▸ **What the exercise asks**
The expected answer is the set of lines in the data below between the line holding "The market for corn" and the line holding "First, following a", inclusive, written out exactly.

(Collected data entries)
◆ ◆ ◆ ◆ ◆

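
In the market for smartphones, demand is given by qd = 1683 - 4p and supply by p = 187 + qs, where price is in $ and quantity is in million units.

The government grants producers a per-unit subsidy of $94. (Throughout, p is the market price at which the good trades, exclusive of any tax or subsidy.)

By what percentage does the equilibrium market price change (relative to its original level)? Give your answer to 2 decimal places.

Before the shock: 1683 - 4p = p - 187 ⇒ 1870 = 5p ⇒ p = 374, q = 187.
Since sellers receive the price plus the subsidy, the effective supply curve becomes qs = p - 93.
Setting them equal: 1683 - 4p = p - 93 → 1776 = 5p, so p = 355.2 and q = 262.2.
%Δp = (355.2 − 374) / 374 × 100 = -5.03%.

-5.03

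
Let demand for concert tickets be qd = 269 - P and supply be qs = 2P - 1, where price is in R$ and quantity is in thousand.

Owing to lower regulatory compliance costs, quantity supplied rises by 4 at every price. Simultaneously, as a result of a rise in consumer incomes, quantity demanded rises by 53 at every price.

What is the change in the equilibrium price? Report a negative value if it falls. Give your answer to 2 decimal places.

Initially, 269 - P = 2P - 1, so 270 = 3P and P = 90, q = 179.
The new curves are qd = 322 - P (demand) and qs = 2P + 3 (supply).
Clearing the new market: 322 - P = 2P + 3, so P = 319/3 ≈ 106.3333 and q = 647/3 ≈ 215.6667.
ΔP = 106.3333 − 90 = +16.33.

+16.33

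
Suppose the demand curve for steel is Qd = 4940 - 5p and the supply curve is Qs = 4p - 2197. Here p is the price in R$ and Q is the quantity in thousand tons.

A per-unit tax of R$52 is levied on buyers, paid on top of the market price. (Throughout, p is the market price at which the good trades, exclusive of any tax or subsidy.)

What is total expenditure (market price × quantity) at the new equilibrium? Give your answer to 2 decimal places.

Original equilibrium: 4940 - 5p = 4p - 2197 gives 7137 = 9p, so p = 793 and Q = 975.
Since buyers pay the price plus the tax, the effective demand curve becomes Qd = 4680 - 5p.
Clearing the new market: 4680 - 5p = 4p - 2197, so p = 6877/9 ≈ 764.1111 and Q = 7735/9 ≈ 859.4444.
New expenditure = 764.1111 × 859.4444 = 656711.05.

656711.05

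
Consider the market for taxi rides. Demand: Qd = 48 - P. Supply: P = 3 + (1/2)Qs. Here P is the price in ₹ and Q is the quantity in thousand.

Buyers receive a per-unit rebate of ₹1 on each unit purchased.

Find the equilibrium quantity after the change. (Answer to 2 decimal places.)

30.67

Before the shock: 48 - P = 2P - 6 ⇒ 54 = 3P ⇒ P = 18, Q = 30.
Since buyers' out-of-pocket price is the market price minus the rebate, the effective demand curve becomes Qd = 49 - P.
Setting them equal: 49 - P = 2P - 6 → 55 = 3P, so P = 55/3 ≈ 18.3333 and Q = 92/3 ≈ 30.6667.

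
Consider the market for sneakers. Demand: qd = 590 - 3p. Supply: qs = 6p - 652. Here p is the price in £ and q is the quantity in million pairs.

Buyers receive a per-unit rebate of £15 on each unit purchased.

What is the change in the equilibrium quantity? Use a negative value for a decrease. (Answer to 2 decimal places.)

Initially, 590 - 3p = 6p - 652, so 1242 = 9p and p = 138, q = 176.
Since buyers' out-of-pocket price is the market price minus the rebate, the effective demand curve becomes qd = 635 - 3p.
New equilibrium: 635 - 3p = 6p - 652 ⇒ 1287 = 9p ⇒ p = 143, q = 206.
Δq = 206 − 176 = +30.00.

+30.00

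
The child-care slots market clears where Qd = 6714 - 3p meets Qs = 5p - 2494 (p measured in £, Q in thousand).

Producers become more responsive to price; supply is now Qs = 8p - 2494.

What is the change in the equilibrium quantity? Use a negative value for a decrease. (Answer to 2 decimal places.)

Original equilibrium: 6714 - 3p = 5p - 2494 gives 9208 = 8p, so p = 1151 and Q = 3261.
The new curves are Qd = 6714 - 3p (demand) and Qs = 8p - 2494 (supply).
Clearing the new market: 6714 - 3p = 8p - 2494, so p = 9208/11 ≈ 837.0909 and Q = 46230/11 ≈ 4202.7273.
ΔQ = 4202.7273 − 3261 = +941.73.

+941.73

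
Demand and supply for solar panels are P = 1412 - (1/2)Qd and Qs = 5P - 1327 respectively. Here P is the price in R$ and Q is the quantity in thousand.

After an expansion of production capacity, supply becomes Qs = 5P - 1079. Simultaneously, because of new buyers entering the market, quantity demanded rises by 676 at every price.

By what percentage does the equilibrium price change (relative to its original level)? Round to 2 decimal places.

+10.31

Initially, 2824 - 2P = 5P - 1327, so 4151 = 7P and P = 593, Q = 1638.
The new curves are Qd = 3500 - 2P (demand) and Qs = 5P - 1079 (supply).
New equilibrium: 3500 - 2P = 5P - 1079 ⇒ 4579 = 7P ⇒ P = 4579/7 ≈ 654.1429, Q = 15342/7 ≈ 2191.7143.
%ΔP = (654.1429 − 593) / 593 × 100 = +10.31%.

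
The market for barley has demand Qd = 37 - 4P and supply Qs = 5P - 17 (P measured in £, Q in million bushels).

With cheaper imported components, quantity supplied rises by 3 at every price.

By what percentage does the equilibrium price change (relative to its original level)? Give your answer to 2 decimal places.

-5.56

Solve the original market: 37 - 4P = 5P - 17, hence P = 6 and Q = 13.
With the change applied: demand Qd = 37 - 4P, supply Qs = 5P - 14.
New equilibrium: 37 - 4P = 5P - 14 ⇒ 51 = 9P ⇒ P = 17/3 ≈ 5.6667, Q = 43/3 ≈ 14.3333.
%ΔP = (5.6667 − 6) / 6 × 100 = -5.56%.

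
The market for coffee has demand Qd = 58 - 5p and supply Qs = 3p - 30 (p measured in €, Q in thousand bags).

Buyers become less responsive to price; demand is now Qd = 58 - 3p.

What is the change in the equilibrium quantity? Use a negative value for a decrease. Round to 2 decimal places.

+11.00

Solve the original market: 58 - 5p = 3p - 30, hence p = 11 and Q = 3.
After the shift, demand is Qd = 58 - 3p and supply is Qs = 3p - 30.
Clearing the new market: 58 - 3p = 3p - 30, so p = 44/3 ≈ 14.6667 and Q = 14.
ΔQ = 14 − 3 = +11.00.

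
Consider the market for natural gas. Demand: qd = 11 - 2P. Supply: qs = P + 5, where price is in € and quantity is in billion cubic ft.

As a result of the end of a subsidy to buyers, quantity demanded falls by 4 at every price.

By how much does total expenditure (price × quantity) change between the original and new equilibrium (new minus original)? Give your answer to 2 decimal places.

-10.22

Original equilibrium: 11 - 2P = P + 5 gives 6 = 3P, so P = 2 and q = 7.
The shock moves the curves to qd = 7 - 2P and qs = P + 5.
Clearing the new market: 7 - 2P = P + 5, so P = 2/3 ≈ 0.6667 and q = 17/3 ≈ 5.6667.
Expenditure moves from 2×7 = 14 to 0.6667×5.6667 = 3.7778; change = -10.22.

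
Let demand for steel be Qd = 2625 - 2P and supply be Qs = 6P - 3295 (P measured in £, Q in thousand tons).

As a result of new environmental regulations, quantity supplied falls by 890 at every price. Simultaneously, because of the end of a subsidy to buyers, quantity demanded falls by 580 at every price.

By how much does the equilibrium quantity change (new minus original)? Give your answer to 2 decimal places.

Initially, 2625 - 2P = 6P - 3295, so 5920 = 8P and P = 740, Q = 1145.
With the change applied: demand Qd = 2045 - 2P, supply Qs = 6P - 4185.
Clearing the new market: 2045 - 2P = 6P - 4185, so P = 778.75 and Q = 487.5.
ΔQ = 487.5 − 1145 = -657.50.

-657.50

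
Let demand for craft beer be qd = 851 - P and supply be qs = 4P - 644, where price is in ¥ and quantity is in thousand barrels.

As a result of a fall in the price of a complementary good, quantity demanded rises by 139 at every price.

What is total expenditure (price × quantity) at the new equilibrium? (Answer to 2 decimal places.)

216733.76

Before the shock: 851 - P = 4P - 644 ⇒ 1495 = 5P ⇒ P = 299, q = 552.
The shock moves the curves to qd = 990 - P and qs = 4P - 644.
Equate the new curves: 990 - P = 4P - 644, giving 1634 = 5P, P = 326.8, q = 663.2.
New expenditure = 326.8 × 663.2 = 216733.76.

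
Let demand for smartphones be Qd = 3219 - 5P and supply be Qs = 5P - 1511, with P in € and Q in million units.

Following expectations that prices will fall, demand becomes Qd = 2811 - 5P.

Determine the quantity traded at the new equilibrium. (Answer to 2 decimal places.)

650.00

Solve the original market: 3219 - 5P = 5P - 1511, hence P = 473 and Q = 854.
The new curves are Qd = 2811 - 5P (demand) and Qs = 5P - 1511 (supply).
Equate the new curves: 2811 - 5P = 5P - 1511, giving 4322 = 10P, P = 432.2, Q = 650.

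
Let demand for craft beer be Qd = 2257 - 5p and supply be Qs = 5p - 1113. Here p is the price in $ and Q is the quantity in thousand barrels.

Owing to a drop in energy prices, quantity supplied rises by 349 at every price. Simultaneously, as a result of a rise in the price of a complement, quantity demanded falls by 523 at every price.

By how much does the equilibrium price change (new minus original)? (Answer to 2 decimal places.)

Initially, 2257 - 5p = 5p - 1113, so 3370 = 10p and p = 337, Q = 572.
After the shift, demand is Qd = 1734 - 5p and supply is Qs = 5p - 764.
New equilibrium: 1734 - 5p = 5p - 764 ⇒ 2498 = 10p ⇒ p = 249.8, Q = 485.
Δp = 249.8 − 337 = -87.20.

-87.20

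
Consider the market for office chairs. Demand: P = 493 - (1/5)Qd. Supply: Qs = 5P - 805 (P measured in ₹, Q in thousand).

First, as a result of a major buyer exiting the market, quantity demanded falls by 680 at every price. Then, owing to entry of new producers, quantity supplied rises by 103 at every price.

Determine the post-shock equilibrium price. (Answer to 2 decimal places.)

248.70

Original equilibrium: 2465 - 5P = 5P - 805 gives 3270 = 10P, so P = 327 and Q = 830.
The shock moves the curves to Qd = 1785 - 5P and Qs = 5P - 702.
Setting them equal: 1785 - 5P = 5P - 702 → 2487 = 10P, so P = 248.7 and Q = 541.5.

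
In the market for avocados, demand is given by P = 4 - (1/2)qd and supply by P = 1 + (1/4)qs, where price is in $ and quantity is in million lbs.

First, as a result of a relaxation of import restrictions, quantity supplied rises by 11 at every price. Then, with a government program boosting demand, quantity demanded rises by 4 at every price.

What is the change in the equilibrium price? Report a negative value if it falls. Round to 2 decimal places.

Solve the original market: 8 - 2P = 4P - 4, hence P = 2 and q = 4.
With the change applied: demand qd = 12 - 2P, supply qs = 4P + 7.
New equilibrium: 12 - 2P = 4P + 7 ⇒ 5 = 6P ⇒ P = 5/6 ≈ 0.8333, q = 31/3 ≈ 10.3333.
ΔP = 0.8333 − 2 = -1.17.

-1.17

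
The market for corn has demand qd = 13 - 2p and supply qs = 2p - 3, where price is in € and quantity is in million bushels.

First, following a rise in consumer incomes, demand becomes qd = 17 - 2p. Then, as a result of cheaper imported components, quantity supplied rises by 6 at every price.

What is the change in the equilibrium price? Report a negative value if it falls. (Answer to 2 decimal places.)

Initially, 13 - 2p = 2p - 3, so 16 = 4p and p = 4, q = 5.
The shock moves the curves to qd = 17 - 2p and qs = 2p + 3.
New equilibrium: 17 - 2p = 2p + 3 ⇒ 14 = 4p ⇒ p = 3.5, q = 10.
Δp = 3.5 − 4 = -0.50.

-0.50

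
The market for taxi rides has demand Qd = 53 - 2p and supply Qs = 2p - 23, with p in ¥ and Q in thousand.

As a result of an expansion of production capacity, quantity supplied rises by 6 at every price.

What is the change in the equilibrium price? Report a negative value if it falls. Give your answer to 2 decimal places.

-1.50

Solve the original market: 53 - 2p = 2p - 23, hence p = 19 and Q = 15.
After the shift, demand is Qd = 53 - 2p and supply is Qs = 2p - 17.
Clearing the new market: 53 - 2p = 2p - 17, so p = 17.5 and Q = 18.
Δp = 17.5 − 19 = -1.50.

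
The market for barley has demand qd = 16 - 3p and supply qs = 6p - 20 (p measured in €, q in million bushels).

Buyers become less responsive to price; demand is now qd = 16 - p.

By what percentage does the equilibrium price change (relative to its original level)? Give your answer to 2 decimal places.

Original equilibrium: 16 - 3p = 6p - 20 gives 36 = 9p, so p = 4 and q = 4.
With the change applied: demand qd = 16 - p, supply qs = 6p - 20.
New equilibrium: 16 - p = 6p - 20 ⇒ 36 = 7p ⇒ p = 36/7 ≈ 5.1429, q = 76/7 ≈ 10.8571.
%Δp = (5.1429 − 4) / 4 × 100 = +28.57%.

+28.57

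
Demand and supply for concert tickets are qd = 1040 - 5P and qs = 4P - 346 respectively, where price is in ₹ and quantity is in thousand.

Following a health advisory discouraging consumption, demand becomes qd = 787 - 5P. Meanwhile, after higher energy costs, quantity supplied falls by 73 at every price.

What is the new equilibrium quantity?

Before the shock: 1040 - 5P = 4P - 346 ⇒ 1386 = 9P ⇒ P = 154, q = 270.
With the change applied: demand qd = 787 - 5P, supply qs = 4P - 419.
Clearing the new market: 787 - 5P = 4P - 419, so P = 134 and q = 117.

117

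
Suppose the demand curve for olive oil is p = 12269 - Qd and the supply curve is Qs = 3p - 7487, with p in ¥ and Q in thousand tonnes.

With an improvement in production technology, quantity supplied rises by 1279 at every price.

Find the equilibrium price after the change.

4619.25

Initially, 12269 - p = 3p - 7487, so 19756 = 4p and p = 4939, Q = 7330.
With the change applied: demand Qd = 12269 - p, supply Qs = 3p - 6208.
New equilibrium: 12269 - p = 3p - 6208 ⇒ 18477 = 4p ⇒ p = 4619.25, Q = 7649.75.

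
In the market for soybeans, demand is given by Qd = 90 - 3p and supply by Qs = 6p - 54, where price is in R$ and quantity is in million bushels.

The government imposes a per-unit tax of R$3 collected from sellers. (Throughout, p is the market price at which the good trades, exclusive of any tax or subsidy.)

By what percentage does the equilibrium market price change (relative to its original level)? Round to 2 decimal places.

+12.50

Original equilibrium: 90 - 3p = 6p - 54 gives 144 = 9p, so p = 16 and Q = 42.
Since sellers keep the price net of the tax, the effective supply curve becomes Qs = 6p - 72.
Equate the new curves: 90 - 3p = 6p - 72, giving 162 = 9p, p = 18, Q = 36.
%Δp = (18 − 16) / 16 × 100 = +12.50%.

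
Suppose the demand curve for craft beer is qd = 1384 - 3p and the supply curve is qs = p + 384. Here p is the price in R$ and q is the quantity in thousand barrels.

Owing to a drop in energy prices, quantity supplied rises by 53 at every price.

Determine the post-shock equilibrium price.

236.75

Solve the original market: 1384 - 3p = p + 384, hence p = 250 and q = 634.
The new curves are qd = 1384 - 3p (demand) and qs = p + 437 (supply).
New equilibrium: 1384 - 3p = p + 437 ⇒ 947 = 4p ⇒ p = 236.75, q = 673.75.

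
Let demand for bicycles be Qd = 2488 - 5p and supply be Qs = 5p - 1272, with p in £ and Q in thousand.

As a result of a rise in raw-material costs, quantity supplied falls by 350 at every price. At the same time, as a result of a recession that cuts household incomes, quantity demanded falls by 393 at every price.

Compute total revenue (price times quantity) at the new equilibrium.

87907.05

Solve the original market: 2488 - 5p = 5p - 1272, hence p = 376 and Q = 608.
The shock moves the curves to Qd = 2095 - 5p and Qs = 5p - 1622.
Setting them equal: 2095 - 5p = 5p - 1622 → 3717 = 10p, so p = 371.7 and Q = 236.5.
New expenditure = 371.7 × 236.5 = 87907.05.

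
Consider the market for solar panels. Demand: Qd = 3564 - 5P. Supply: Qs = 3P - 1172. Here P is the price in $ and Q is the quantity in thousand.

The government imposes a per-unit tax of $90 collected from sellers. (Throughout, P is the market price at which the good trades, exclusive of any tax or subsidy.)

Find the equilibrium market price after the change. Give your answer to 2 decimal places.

Solve the original market: 3564 - 5P = 3P - 1172, hence P = 592 and Q = 604.
Since sellers keep the price net of the tax, the effective supply curve becomes Qs = 3P - 1442.
Equate the new curves: 3564 - 5P = 3P - 1442, giving 5006 = 8P, P = 625.75, Q = 435.25.

625.75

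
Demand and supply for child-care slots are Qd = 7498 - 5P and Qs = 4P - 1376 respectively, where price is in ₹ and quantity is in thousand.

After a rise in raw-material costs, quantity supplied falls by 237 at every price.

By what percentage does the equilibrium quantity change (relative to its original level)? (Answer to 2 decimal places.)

-5.13

Before the shock: 7498 - 5P = 4P - 1376 ⇒ 8874 = 9P ⇒ P = 986, Q = 2568.
After the shift, demand is Qd = 7498 - 5P and supply is Qs = 4P - 1613.
Setting them equal: 7498 - 5P = 4P - 1613 → 9111 = 9P, so P = 3037/3 ≈ 1012.3333 and Q = 7309/3 ≈ 2436.3333.
%ΔQ = (2436.3333 − 2568) / 2568 × 100 = -5.13%.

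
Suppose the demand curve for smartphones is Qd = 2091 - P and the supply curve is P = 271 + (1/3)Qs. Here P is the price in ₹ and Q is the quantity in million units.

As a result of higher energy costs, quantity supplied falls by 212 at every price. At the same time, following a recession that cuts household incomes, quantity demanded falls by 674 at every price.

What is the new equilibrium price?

Initially, 2091 - P = 3P - 813, so 2904 = 4P and P = 726, Q = 1365.
With the change applied: demand Qd = 1417 - P, supply Qs = 3P - 1025.
Equate the new curves: 1417 - P = 3P - 1025, giving 2442 = 4P, P = 610.5, Q = 806.5.

610.5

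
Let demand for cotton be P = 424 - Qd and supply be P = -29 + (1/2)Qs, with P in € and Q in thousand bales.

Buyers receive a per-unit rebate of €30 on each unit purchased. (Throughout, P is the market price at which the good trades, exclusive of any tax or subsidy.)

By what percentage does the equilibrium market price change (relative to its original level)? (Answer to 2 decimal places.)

Initially, 424 - P = 2P + 58, so 366 = 3P and P = 122, Q = 302.
Since buyers' out-of-pocket price is the market price minus the rebate, the effective demand curve becomes Qd = 454 - P.
Clearing the new market: 454 - P = 2P + 58, so P = 132 and Q = 322.
%ΔP = (132 − 122) / 122 × 100 = +8.20%.

+8.20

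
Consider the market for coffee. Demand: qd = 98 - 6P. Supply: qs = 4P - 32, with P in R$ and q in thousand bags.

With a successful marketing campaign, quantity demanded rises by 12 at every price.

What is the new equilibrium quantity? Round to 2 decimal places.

24.80

Before the shock: 98 - 6P = 4P - 32 ⇒ 130 = 10P ⇒ P = 13, q = 20.
The shock moves the curves to qd = 110 - 6P and qs = 4P - 32.
New equilibrium: 110 - 6P = 4P - 32 ⇒ 142 = 10P ⇒ P = 14.2, q = 24.8.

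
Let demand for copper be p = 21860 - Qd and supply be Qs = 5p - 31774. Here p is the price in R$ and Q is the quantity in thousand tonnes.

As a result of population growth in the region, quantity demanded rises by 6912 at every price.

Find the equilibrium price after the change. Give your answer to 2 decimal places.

Solve the original market: 21860 - p = 5p - 31774, hence p = 8939 and Q = 12921.
After the shift, demand is Qd = 28772 - p and supply is Qs = 5p - 31774.
New equilibrium: 28772 - p = 5p - 31774 ⇒ 60546 = 6p ⇒ p = 10091, Q = 18681.

10091.00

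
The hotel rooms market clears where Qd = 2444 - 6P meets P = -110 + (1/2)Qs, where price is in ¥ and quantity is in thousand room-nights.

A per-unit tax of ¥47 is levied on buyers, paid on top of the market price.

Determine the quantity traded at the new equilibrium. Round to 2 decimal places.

705.50

Original equilibrium: 2444 - 6P = 2P + 220 gives 2224 = 8P, so P = 278 and Q = 776.
Since buyers pay the price plus the tax, the effective demand curve becomes Qd = 2162 - 6P.
Setting them equal: 2162 - 6P = 2P + 220 → 1942 = 8P, so P = 242.75 and Q = 705.5.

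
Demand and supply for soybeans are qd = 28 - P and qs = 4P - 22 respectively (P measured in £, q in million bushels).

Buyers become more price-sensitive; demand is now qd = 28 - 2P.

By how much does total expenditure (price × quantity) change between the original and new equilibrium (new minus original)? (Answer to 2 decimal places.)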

◆ ◆ ◆ ◆ ◆

▸ **Final answer**
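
The market for corn has demand qd = 13 - 2p and supply qs = 2p - 3, where price is in € and quantity is in million bushels.

First, following a rise in consumer incomes, demand becomes qd = 17 - 2p. Then, as a result of cheaper imported components, quantity supplied rises by 6 at every price.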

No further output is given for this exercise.